Instructions to follow:
Only the lines from the line holding "Compute (a · b) mod f(x) in the field F_3[x]/(f(x)), where" through the final line of the entries below are to be returned, exactly as they stand.

Data provided:
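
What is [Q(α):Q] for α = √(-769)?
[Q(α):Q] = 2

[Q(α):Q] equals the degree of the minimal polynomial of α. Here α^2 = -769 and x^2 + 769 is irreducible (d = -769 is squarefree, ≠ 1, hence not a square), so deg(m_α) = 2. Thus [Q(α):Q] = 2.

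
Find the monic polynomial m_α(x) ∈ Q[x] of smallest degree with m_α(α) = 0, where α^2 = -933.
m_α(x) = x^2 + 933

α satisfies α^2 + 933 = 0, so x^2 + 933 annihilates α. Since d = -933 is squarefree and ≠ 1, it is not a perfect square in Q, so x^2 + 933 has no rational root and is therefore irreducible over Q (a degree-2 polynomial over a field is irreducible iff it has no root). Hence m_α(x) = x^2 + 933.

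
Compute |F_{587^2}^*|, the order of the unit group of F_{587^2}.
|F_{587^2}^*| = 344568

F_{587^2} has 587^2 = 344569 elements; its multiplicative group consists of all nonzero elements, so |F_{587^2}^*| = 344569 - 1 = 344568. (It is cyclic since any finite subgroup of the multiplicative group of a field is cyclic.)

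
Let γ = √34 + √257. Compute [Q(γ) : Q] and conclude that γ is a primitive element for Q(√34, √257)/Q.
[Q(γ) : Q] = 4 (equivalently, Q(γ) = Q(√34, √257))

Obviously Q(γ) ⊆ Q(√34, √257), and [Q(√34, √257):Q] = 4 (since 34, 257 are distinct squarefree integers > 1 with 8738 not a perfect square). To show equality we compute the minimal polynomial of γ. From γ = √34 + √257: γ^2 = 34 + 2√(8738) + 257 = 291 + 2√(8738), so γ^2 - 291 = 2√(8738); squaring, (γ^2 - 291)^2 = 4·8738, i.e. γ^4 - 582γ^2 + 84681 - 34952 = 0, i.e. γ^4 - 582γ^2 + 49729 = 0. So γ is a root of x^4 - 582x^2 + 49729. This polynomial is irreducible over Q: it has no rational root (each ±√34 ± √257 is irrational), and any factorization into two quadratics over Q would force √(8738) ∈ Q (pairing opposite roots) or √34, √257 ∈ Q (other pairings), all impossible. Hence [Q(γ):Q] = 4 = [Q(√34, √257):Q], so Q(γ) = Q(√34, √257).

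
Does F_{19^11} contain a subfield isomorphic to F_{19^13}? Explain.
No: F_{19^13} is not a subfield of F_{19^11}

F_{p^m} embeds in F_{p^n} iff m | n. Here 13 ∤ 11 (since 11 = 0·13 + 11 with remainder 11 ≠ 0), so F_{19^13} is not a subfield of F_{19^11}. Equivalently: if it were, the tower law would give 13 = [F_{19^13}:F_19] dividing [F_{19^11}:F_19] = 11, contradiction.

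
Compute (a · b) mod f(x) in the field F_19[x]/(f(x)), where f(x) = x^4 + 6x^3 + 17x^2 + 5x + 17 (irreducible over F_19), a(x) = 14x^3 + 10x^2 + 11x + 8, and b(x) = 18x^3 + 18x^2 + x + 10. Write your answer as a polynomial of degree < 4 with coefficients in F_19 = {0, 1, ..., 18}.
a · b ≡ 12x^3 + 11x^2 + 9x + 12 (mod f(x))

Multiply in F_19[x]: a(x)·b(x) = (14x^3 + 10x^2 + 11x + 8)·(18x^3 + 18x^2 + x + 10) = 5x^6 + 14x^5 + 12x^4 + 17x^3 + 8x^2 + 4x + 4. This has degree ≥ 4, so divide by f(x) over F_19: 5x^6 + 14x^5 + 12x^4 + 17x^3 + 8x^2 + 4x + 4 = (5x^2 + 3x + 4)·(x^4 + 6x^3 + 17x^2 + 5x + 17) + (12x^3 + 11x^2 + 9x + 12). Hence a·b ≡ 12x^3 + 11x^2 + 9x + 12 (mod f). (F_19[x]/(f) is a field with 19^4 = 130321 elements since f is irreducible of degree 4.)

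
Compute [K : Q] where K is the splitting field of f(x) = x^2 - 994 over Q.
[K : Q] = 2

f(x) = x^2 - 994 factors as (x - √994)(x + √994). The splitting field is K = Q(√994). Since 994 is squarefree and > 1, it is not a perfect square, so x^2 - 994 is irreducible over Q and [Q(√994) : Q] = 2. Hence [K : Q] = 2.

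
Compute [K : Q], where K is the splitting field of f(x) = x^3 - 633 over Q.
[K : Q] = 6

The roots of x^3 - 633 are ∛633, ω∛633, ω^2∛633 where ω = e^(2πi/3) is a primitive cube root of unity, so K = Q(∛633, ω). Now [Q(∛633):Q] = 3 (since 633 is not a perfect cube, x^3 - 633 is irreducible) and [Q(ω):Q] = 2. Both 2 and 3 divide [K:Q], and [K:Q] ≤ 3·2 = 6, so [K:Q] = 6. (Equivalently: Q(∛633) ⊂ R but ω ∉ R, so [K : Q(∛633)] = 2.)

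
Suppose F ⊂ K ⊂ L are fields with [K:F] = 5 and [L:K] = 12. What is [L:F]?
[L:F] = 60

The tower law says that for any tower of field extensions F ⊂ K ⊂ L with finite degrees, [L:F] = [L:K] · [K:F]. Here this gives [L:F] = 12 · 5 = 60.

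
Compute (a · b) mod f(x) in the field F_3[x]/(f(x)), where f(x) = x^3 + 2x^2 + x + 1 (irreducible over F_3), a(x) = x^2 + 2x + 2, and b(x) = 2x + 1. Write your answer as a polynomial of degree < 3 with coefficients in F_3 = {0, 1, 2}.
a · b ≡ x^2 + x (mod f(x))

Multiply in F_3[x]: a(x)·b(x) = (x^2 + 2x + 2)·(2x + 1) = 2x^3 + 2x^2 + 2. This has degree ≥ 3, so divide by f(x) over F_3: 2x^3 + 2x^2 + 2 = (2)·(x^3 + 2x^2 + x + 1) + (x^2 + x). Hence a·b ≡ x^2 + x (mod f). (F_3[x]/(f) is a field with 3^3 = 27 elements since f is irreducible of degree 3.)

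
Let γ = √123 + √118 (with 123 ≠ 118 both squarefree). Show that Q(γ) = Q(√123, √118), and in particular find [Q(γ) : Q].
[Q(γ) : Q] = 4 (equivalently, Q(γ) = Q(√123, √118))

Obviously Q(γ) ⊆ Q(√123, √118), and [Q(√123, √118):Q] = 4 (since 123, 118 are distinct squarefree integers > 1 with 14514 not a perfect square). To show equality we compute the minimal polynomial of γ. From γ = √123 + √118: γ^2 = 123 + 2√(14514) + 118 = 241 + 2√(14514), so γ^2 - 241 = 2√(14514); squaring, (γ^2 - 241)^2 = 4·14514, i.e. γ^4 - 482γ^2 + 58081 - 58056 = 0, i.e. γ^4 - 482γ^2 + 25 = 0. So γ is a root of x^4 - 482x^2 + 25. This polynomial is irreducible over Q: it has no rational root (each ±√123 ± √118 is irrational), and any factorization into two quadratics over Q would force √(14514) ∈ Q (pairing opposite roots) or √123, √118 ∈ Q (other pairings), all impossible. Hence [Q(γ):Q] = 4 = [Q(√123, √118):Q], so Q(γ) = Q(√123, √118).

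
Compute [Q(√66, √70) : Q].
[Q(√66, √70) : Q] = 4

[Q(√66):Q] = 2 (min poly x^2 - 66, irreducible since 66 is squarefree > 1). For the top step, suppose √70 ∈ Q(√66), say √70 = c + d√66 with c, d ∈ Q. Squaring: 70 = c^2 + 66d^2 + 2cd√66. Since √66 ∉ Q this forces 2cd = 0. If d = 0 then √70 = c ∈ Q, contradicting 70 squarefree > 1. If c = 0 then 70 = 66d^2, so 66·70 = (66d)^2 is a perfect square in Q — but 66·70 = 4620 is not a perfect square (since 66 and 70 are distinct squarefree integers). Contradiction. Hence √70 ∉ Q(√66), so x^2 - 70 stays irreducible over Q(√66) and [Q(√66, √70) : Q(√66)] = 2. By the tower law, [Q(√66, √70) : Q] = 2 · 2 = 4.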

Exercise solution:
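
Compute (a · b) mod f(x) in the field F_3[x]/(f(x)), where f(x) = x^3 + 2x^2 + x + 1 (irreducible over F_3), a(x) = x^2 + 2x + 2, and b(x) = 2x + 1. Write your answer as a polynomial of degree < 3 with coefficients in F_3 = {0, 1, 2}.
a · b ≡ x^2 + x (mod f(x))

Multiply in F_3[x]: a(x)·b(x) = (x^2 + 2x + 2)·(2x + 1) = 2x^3 + 2x^2 + 2. This has degree ≥ 3, so divide by f(x) over F_3: 2x^3 + 2x^2 + 2 = (2)·(x^3 + 2x^2 + x + 1) + (x^2 + x). Hence a·b ≡ x^2 + x (mod f). (F_3[x]/(f) is a field with 3^3 = 27 elements since f is irreducible of degree 3.)

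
Let γ = √123 + √118 (with 123 ≠ 118 both squarefree). Show that Q(γ) = Q(√123, √118), and in particular find [Q(γ) : Q].
[Q(γ) : Q] = 4 (equivalently, Q(γ) = Q(√123, √118))

Obviously Q(γ) ⊆ Q(√123, √118), and [Q(√123, √118):Q] = 4 (since 123, 118 are distinct squarefree integers > 1 with 14514 not a perfect square). To show equality we compute the minimal polynomial of γ. From γ = √123 + √118: γ^2 = 123 + 2√(14514) + 118 = 241 + 2√(14514), so γ^2 - 241 = 2√(14514); squaring, (γ^2 - 241)^2 = 4·14514, i.e. γ^4 - 482γ^2 + 58081 - 58056 = 0, i.e. γ^4 - 482γ^2 + 25 = 0. So γ is a root of x^4 - 482x^2 + 25. This polynomial is irreducible over Q: it has no rational root (each ±√123 ± √118 is irrational), and any factorization into two quadratics over Q would force √(14514) ∈ Q (pairing opposite roots) or √123, √118 ∈ Q (other pairings), all impossible. Hence [Q(γ):Q] = 4 = [Q(√123, √118):Q], so Q(γ) = Q(√123, √118).

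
Compute [Q(√66, √70) : Q].
[Q(√66, √70) : Q] = 4

[Q(√66):Q] = 2 (min poly x^2 - 66, irreducible since 66 is squarefree > 1). For the top step, suppose √70 ∈ Q(√66), say √70 = c + d√66 with c, d ∈ Q. Squaring: 70 = c^2 + 66d^2 + 2cd√66. Since √66 ∉ Q this forces 2cd = 0. If d = 0 then √70 = c ∈ Q, contradicting 70 squarefree > 1. If c = 0 then 70 = 66d^2, so 66·70 = (66d)^2 is a perfect square in Q — but 66·70 = 4620 is not a perfect square (since 66 and 70 are distinct squarefree integers). Contradiction. Hence √70 ∉ Q(√66), so x^2 - 70 stays irreducible over Q(√66) and [Q(√66, √70) : Q(√66)] = 2. By the tower law, [Q(√66, √70) : Q] = 2 · 2 = 4.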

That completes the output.